▶ [Exercise instructions]:
Give again, word for word, every line below from the one that has "3/2, compute the coupling amplitude (Condon–Shortley convention)" through the one that has "J=5/2, M=-5/2 ⟩", both included, and no others.

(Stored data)
>>>>

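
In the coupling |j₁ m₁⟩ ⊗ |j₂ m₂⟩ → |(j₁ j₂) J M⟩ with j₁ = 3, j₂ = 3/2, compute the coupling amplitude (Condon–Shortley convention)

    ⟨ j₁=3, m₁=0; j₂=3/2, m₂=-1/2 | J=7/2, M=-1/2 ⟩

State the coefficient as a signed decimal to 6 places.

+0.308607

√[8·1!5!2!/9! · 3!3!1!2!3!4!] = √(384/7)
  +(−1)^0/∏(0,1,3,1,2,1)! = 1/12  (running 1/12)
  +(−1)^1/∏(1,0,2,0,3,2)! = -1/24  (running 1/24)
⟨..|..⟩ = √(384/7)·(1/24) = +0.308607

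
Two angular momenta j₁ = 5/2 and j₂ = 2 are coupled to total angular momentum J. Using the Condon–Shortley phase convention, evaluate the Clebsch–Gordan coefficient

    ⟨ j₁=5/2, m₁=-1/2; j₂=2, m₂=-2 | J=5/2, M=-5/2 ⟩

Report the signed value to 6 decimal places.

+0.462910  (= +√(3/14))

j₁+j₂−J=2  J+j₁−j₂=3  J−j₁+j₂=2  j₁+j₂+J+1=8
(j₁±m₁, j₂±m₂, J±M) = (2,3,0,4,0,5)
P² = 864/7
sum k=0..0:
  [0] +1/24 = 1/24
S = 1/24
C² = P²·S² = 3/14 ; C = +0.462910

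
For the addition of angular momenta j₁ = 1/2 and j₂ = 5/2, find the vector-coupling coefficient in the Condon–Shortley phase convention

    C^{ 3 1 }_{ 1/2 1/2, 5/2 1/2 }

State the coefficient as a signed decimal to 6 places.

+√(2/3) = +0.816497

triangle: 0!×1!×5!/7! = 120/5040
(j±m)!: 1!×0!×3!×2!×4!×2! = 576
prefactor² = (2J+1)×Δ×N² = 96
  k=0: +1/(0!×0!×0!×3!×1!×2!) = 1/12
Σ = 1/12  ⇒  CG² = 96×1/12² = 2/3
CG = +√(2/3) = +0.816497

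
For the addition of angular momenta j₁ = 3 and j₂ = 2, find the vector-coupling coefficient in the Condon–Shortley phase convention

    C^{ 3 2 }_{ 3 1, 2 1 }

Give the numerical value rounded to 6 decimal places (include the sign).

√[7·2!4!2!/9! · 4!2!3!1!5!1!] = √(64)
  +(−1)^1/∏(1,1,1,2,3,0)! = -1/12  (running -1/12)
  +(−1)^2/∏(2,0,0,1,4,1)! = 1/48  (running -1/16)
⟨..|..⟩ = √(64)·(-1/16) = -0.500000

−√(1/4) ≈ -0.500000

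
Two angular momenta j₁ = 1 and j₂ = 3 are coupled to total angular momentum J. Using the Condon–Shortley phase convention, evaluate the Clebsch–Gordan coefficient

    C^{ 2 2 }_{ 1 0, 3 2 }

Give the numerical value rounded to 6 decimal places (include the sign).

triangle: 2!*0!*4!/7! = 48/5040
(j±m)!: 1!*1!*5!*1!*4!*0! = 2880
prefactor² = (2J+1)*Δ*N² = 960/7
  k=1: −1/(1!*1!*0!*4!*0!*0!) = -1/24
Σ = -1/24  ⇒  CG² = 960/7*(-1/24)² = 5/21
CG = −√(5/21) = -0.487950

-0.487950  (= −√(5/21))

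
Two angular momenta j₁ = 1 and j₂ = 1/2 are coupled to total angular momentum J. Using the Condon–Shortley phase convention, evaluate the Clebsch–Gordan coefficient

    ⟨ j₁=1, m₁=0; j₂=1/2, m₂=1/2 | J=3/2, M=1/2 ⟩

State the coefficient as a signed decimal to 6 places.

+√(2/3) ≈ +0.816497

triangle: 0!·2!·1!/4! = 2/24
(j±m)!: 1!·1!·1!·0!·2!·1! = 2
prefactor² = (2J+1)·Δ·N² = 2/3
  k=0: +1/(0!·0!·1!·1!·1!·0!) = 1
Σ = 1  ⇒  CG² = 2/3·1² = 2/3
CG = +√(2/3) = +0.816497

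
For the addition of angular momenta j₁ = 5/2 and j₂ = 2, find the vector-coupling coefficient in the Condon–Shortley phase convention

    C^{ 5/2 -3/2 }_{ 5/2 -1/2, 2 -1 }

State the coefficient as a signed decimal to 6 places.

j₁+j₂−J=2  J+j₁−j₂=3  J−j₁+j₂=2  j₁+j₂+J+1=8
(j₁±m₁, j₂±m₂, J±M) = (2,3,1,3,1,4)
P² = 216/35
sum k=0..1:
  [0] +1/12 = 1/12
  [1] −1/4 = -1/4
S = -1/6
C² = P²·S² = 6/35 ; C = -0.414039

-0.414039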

<<<<
>>>>

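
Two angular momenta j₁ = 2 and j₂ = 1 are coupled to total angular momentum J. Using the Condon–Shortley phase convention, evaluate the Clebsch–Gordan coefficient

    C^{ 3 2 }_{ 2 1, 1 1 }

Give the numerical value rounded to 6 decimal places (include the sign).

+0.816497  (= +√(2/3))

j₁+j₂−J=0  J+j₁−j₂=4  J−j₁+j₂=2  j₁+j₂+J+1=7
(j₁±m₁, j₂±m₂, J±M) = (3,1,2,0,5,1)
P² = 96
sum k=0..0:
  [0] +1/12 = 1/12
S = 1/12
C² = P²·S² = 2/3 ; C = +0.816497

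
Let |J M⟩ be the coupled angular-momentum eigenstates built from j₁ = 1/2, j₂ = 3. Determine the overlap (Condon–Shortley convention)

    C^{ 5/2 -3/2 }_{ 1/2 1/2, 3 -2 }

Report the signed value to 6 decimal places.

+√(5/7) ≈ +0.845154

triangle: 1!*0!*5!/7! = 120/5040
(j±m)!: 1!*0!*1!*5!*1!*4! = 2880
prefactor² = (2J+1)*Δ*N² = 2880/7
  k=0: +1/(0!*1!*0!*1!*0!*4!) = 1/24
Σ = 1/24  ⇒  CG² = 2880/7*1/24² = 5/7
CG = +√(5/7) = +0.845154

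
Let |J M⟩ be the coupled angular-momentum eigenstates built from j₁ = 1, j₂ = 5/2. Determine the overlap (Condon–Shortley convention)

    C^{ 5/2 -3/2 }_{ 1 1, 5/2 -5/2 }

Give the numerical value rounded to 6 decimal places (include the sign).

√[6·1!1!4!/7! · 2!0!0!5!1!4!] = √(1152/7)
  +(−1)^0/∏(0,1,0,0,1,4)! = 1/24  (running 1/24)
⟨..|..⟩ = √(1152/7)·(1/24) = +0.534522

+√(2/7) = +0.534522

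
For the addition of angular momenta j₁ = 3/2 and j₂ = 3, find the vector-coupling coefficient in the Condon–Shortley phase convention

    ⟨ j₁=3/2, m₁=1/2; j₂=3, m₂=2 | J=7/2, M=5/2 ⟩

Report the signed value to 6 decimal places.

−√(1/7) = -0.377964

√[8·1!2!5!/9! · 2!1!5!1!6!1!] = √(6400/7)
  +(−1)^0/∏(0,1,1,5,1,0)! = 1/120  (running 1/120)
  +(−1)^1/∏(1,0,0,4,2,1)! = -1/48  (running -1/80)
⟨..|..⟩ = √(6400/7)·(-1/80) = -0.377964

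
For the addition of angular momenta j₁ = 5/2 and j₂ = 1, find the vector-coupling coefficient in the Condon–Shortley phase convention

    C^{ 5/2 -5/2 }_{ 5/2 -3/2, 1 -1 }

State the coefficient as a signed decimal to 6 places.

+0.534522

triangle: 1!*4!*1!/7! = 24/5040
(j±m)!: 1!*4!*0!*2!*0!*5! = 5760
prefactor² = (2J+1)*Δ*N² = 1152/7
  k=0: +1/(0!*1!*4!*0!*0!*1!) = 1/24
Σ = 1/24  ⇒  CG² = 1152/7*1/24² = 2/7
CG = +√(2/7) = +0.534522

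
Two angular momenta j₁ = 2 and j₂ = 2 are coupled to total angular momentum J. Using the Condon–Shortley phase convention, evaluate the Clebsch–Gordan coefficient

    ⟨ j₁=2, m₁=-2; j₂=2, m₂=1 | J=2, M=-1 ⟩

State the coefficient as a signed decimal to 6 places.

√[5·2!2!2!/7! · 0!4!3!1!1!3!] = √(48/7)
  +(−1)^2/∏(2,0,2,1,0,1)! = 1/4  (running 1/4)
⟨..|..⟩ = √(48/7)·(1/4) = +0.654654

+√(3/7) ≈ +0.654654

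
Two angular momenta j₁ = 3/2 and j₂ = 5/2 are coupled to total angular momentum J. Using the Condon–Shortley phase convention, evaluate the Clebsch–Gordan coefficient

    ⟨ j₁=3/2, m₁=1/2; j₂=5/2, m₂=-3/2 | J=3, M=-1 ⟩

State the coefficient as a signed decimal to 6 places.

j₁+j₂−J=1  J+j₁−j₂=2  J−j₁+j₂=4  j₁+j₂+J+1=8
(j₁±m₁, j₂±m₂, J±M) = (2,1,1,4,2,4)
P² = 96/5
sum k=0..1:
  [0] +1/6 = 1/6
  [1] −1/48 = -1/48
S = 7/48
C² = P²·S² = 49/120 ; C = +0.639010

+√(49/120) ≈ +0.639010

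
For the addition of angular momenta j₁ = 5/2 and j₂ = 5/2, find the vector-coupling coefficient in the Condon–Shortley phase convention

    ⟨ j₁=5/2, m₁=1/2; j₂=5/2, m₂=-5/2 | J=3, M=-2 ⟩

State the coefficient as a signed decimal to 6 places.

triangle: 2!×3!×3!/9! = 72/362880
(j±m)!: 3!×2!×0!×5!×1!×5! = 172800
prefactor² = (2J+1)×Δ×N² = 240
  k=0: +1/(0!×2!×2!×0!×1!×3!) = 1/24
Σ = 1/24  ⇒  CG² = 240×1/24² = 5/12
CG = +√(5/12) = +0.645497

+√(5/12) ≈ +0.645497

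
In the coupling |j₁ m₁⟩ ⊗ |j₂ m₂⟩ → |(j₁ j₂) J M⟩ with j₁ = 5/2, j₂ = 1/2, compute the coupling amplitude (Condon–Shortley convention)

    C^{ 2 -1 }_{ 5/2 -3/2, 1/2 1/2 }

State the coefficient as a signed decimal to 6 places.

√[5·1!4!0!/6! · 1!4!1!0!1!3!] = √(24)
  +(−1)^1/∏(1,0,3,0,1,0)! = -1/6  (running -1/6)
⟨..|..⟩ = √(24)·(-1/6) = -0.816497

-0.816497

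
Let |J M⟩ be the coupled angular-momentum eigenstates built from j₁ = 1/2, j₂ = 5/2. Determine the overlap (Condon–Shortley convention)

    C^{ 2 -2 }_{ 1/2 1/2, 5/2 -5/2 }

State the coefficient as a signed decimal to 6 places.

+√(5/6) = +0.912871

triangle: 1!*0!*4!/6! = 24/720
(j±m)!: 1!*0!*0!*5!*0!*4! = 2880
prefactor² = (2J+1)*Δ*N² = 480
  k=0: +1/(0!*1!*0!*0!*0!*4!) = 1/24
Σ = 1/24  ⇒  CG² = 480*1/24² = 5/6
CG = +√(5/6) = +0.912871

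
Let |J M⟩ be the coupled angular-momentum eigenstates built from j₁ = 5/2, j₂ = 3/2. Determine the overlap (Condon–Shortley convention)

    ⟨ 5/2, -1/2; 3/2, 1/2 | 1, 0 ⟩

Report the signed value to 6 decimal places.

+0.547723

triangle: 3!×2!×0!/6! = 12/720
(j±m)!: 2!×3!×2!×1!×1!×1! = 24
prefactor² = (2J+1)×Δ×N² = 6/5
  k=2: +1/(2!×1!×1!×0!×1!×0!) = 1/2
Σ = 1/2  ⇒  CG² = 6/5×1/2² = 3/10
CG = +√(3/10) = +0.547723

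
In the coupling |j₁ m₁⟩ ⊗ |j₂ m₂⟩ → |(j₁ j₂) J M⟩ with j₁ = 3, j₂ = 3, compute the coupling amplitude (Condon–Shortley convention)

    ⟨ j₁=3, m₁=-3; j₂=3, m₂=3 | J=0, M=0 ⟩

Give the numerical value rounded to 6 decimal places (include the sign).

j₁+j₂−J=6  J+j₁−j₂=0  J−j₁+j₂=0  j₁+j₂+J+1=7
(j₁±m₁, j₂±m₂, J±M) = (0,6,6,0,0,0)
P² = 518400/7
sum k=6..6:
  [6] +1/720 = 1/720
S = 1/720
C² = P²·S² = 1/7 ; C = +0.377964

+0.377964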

<<<<
>>>>

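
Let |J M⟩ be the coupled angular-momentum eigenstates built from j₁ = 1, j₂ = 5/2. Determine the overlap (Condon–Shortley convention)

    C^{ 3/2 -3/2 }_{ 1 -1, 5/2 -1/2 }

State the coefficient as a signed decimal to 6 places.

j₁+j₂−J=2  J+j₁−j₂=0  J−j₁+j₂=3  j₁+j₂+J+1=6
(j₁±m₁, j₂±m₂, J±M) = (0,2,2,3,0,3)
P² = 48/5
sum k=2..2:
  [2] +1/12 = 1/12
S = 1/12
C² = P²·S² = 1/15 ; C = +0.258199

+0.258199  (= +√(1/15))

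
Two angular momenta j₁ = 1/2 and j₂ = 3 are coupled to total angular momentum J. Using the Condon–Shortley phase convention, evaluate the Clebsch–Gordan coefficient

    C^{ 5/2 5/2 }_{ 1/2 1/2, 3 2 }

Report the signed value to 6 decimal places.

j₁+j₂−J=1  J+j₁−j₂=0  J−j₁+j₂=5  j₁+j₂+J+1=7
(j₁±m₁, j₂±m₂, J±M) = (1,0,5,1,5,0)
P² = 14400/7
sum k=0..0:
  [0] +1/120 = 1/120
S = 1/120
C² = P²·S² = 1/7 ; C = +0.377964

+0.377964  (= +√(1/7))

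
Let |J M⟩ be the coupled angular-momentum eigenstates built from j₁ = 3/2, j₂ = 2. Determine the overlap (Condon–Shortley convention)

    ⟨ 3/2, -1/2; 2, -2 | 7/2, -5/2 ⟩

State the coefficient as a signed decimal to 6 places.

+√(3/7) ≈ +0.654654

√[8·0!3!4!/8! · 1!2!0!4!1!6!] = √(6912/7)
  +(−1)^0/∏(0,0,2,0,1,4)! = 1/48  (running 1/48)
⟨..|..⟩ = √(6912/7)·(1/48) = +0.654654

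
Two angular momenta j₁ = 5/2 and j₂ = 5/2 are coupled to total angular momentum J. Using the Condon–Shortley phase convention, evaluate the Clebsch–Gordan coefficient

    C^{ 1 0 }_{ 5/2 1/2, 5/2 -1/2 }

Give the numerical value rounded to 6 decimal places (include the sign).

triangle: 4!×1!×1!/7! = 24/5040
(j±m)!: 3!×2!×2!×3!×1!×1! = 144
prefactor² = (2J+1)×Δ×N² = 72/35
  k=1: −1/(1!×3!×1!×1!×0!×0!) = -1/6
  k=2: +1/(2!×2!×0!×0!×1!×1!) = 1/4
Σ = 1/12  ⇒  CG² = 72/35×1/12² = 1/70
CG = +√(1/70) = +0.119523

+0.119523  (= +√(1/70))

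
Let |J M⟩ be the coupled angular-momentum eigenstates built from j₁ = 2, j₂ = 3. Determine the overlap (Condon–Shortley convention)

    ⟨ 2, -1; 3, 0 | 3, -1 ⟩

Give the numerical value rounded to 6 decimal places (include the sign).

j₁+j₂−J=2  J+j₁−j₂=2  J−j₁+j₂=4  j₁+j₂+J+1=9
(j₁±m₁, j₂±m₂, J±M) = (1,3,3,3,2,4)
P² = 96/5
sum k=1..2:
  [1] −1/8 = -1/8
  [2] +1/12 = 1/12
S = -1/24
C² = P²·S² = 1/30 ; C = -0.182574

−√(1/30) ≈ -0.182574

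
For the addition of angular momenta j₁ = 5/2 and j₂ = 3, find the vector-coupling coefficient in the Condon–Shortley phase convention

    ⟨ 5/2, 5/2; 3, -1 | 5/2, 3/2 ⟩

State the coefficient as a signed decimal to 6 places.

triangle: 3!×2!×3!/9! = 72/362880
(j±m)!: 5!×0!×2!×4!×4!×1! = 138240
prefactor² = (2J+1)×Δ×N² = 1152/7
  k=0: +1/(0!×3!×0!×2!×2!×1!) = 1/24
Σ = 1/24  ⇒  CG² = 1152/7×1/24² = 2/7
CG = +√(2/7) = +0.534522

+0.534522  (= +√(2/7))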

<<<<

▶ [Answer to the exercise]:
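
In the coupling |j₁ m₁⟩ ⊗ |j₂ m₂⟩ → |(j₁ j₂) J M⟩ with j₁ = 3, j₂ = 3/2, compute the coupling amplitude (Condon–Shortley convention)

    ⟨ j₁=3, m₁=0; j₂=3/2, m₂=-1/2 | J=7/2, M=-1/2 ⟩

State the coefficient as a signed decimal to 6 places.

+0.308607

√[8·1!5!2!/9! · 3!3!1!2!3!4!] = √(384/7)
  +(−1)^0/∏(0,1,3,1,2,1)! = 1/12  (running 1/12)
  +(−1)^1/∏(1,0,2,0,3,2)! = -1/24  (running 1/24)
⟨..|..⟩ = √(384/7)·(1/24) = +0.308607

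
Two angular momenta j₁ = 5/2 and j₂ = 2 are coupled to total angular momentum J. Using the Condon–Shortley phase convention, evaluate the Clebsch–Gordan coefficient

    ⟨ j₁=5/2, m₁=-1/2; j₂=2, m₂=-2 | J=5/2, M=-5/2 ⟩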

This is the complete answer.